[[ SUPPLIED DATA open ]]

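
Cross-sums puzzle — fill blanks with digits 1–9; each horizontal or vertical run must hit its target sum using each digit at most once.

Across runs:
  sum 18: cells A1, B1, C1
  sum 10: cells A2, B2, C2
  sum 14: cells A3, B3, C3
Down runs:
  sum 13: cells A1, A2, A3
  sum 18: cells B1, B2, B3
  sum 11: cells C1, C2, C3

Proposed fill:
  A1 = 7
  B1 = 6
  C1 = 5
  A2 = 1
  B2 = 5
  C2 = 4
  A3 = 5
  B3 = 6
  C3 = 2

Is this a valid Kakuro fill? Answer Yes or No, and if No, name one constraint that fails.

No — the down run B1–B3 sums to 17, not 18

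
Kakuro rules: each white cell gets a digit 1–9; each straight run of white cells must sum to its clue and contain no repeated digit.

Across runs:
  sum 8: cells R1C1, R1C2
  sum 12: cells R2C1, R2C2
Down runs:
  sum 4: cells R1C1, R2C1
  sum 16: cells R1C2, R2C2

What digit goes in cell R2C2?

9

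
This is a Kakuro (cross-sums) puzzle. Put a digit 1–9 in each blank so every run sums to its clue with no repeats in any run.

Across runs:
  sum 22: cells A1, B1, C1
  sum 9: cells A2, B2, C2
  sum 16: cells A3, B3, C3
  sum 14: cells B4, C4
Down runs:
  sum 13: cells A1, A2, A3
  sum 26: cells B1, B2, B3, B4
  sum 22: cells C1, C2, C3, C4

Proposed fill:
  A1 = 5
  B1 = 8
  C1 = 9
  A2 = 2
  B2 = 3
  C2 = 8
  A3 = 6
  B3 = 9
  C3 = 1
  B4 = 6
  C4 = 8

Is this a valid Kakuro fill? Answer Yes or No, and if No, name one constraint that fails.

No — the across run A2–C2 sums to 13, not 9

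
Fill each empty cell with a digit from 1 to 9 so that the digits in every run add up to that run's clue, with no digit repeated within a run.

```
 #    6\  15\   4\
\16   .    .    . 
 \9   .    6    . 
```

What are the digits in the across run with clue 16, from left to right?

4 9 3

4 in 2 cells must be {1,3}.
R1C2 = 15 − 6 = 9 completes the 15 down.
Given what's placed, R2C3 must be 1 to fit the 9 across and 4 down.
R1C3 = 4 − 1 = 3 completes the 4 down.
R2C1 = 9 − 7 = 2 completes the 9 across.
R1C1 = 16 − 12 = 4 completes the 16 across.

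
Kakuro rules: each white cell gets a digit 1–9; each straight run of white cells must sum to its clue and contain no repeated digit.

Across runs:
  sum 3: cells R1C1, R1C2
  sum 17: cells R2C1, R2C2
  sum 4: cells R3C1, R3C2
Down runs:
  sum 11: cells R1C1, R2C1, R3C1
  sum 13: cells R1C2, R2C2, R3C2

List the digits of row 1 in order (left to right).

3 in 2 cells must be {1,2}; 17 in 2 cells must be {8,9}; 4 in 2 cells must be {1,3}.
The 17 across and the 11 down share only 8, so R2C1 = 8.
R2C2 = 17 − 8 = 9 completes the 17 across.
Given what's placed, R3C1 must be 1 to fit the 4 across and 11 down.
R3C2 = 4 − 1 = 3 completes the 4 across.
R1C1 = 11 − 9 = 2 completes the 11 down.
R1C2 = 3 − 2 = 1 completes the 3 across.

2 1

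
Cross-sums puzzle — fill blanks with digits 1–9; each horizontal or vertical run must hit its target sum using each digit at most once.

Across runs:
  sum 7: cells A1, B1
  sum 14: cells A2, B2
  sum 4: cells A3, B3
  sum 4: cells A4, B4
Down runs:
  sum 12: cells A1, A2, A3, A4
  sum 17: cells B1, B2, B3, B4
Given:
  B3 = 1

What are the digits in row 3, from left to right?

4 in 2 cells must be {1,3}.
A3 = 4 − 1 = 3 completes the 4 across.
A4 = 1: the only remaining digit allowed by both the 4 across and the 12 down.
B4 = 4 − 1 = 3 completes the 4 across.
A2 = 6: the only remaining digit allowed by both the 14 across and the 12 down.
B2 = 14 − 6 = 8 completes the 14 across.
A1 = 12 − 10 = 2 completes the 12 down.
B1 = 7 − 2 = 5 completes the 7 across.

3 1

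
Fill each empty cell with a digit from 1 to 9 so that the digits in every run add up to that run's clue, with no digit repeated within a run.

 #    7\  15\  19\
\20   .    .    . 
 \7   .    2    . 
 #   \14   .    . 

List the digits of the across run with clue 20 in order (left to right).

7 in 3 cells must be {1,2,4}.
Given what's placed, R2C3 must be 4 to fit the 7 across and 19 down.
R2C1 = 7 − 6 = 1 completes the 7 across.
R1C1 = 7 − 1 = 6 completes the 7 down.
Given what's placed, R1C3 must be 9 to fit the 20 across and 19 down.
R3C3 = 19 − 13 = 6 completes the 19 down.
R1C2 = 20 − 15 = 5 completes the 20 across.
R3C2 = 14 − 6 = 8 completes the 14 across.

6, 5, 9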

[[ SUPPLIED DATA closed ]]

WHAT TO WORK ON:
Extract all the entries word for word.

OUTPUT:
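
Cross-sums puzzle — fill blanks with digits 1–9; each horizontal or vertical run must hit its target sum using each digit at most once.

Across runs:
  sum 18: cells A1, B1, C1
  sum 10: cells A2, B2, C2
  sum 14: cells A3, B3, C3
Down runs:
  sum 13: cells A1, A2, A3
  sum 18: cells B1, B2, B3
  sum 11: cells C1, C2, C3

Proposed fill:
  A1 = 7
  B1 = 6
  C1 = 5
  A2 = 1
  B2 = 5
  C2 = 4
  A3 = 5
  B3 = 6
  C3 = 2

Is this a valid Kakuro fill? Answer Yes or No, and if No, name one constraint that fails.

No — the down run B1–B3 sums to 17, not 18

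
Kakuro rules: each white cell gets a digit 1–9; each straight run of white cells must sum to its clue and contain no repeated digit.

Across runs:
  sum 8: cells R1C1, R1C2
  sum 12: cells R2C1, R2C2
Down runs:
  sum 4: cells R1C1, R2C1
  sum 16: cells R1C2, R2C2

What digit goes in cell R2C2?

9

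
This is a Kakuro (cross-sums) puzzle. Put a digit 1–9 in each blank so every run sums to its clue with no repeats in any run.

Across runs:
  sum 22: cells A1, B1, C1
  sum 9: cells A2, B2, C2
  sum 16: cells A3, B3, C3
  sum 14: cells B4, C4
Down runs:
  sum 13: cells A1, A2, A3
  sum 26: cells B1, B2, B3, B4
  sum 22: cells C1, C2, C3, C4

Proposed fill:
  A1 = 5
  B1 = 8
  C1 = 9
  A2 = 2
  B2 = 3
  C2 = 8
  A3 = 6
  B3 = 9
  C3 = 1
  B4 = 6
  C4 = 8

Is this a valid Kakuro fill? Answer Yes or No, and if No, name one constraint that fails.

No — the across run A2–C2 sums to 13, not 9

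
Fill each empty cell with a digit from 1 to 9 so that the digits in every run add up to that run's clue, with no digit repeated within a run.

```
 #    6\  15\   4\
\16   .    .    . 
 \9   .    6    . 
```

What are the digits in the across run with clue 16, from left to right?

4 9 3

4 in 2 cells must be {1,3}.
R1C2 = 15 − 6 = 9 completes the 15 down.
Given what's placed, R2C3 must be 1 to fit the 9 across and 4 down.
R1C3 = 4 − 1 = 3 completes the 4 down.
R2C1 = 9 − 7 = 2 completes the 9 across.
R1C1 = 16 − 12 = 4 completes the 16 across.

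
Kakuro rules: each white cell gets a digit 1–9; each straight run of white cells must sum to its clue and contain no repeated digit.

Across runs:
  sum 3: cells R1C1, R1C2
  sum 17: cells R2C1, R2C2
  sum 4: cells R3C1, R3C2
Down runs:
  sum 11: cells R1C1, R2C1, R3C1
  sum 13: cells R1C2, R2C2, R3C2

List the digits of row 1 in order (left to right).

3 in 2 cells must be {1,2}; 17 in 2 cells must be {8,9}; 4 in 2 cells must be {1,3}.
The 17 across and the 11 down share only 8, so R2C1 = 8.
R2C2 = 17 − 8 = 9 completes the 17 across.
Given what's placed, R3C1 must be 1 to fit the 4 across and 11 down.
R3C2 = 4 − 1 = 3 completes the 4 across.
R1C1 = 11 − 9 = 2 completes the 11 down.
R1C2 = 3 − 2 = 1 completes the 3 across.

2 1

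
Cross-sums puzzle — fill blanks with digits 1–9; each horizontal or vertical run must hit its target sum using each digit at most once.

Across runs:
  sum 7: cells A1, B1
  sum 14: cells A2, B2
  sum 4: cells A3, B3
  sum 4: cells A4, B4
Down runs:
  sum 12: cells A1, A2, A3, A4
  sum 17: cells B1, B2, B3, B4
Given:
  B3 = 1

What are the digits in row 3, from left to right?

4 in 2 cells must be {1,3}.
A3 = 4 − 1 = 3 completes the 4 across.
A4 = 1: the only remaining digit allowed by both the 4 across and the 12 down.
B4 = 4 − 1 = 3 completes the 4 across.
A2 = 6: the only remaining digit allowed by both the 14 across and the 12 down.
B2 = 14 − 6 = 8 completes the 14 across.
A1 = 12 − 10 = 2 completes the 12 down.
B1 = 7 − 2 = 5 completes the 7 across.

3 1

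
Fill each empty cell with a digit from 1 to 9 so that the digits in every run add up to that run's clue, with no digit repeated within a run.

 #    7\  15\  19\
\20   .    .    . 
 \7   .    2    . 
 #   \14   .    . 

List the digits of the across run with clue 20 in order (left to right).

7 in 3 cells must be {1,2,4}.
Given what's placed, R2C3 must be 4 to fit the 7 across and 19 down.
R2C1 = 7 − 6 = 1 completes the 7 across.
R1C1 = 7 − 1 = 6 completes the 7 down.
Given what's placed, R1C3 must be 9 to fit the 20 across and 19 down.
R3C3 = 19 − 13 = 6 completes the 19 down.
R1C2 = 20 − 15 = 5 completes the 20 across.
R3C2 = 14 − 6 = 8 completes the 14 across.

6, 5, 9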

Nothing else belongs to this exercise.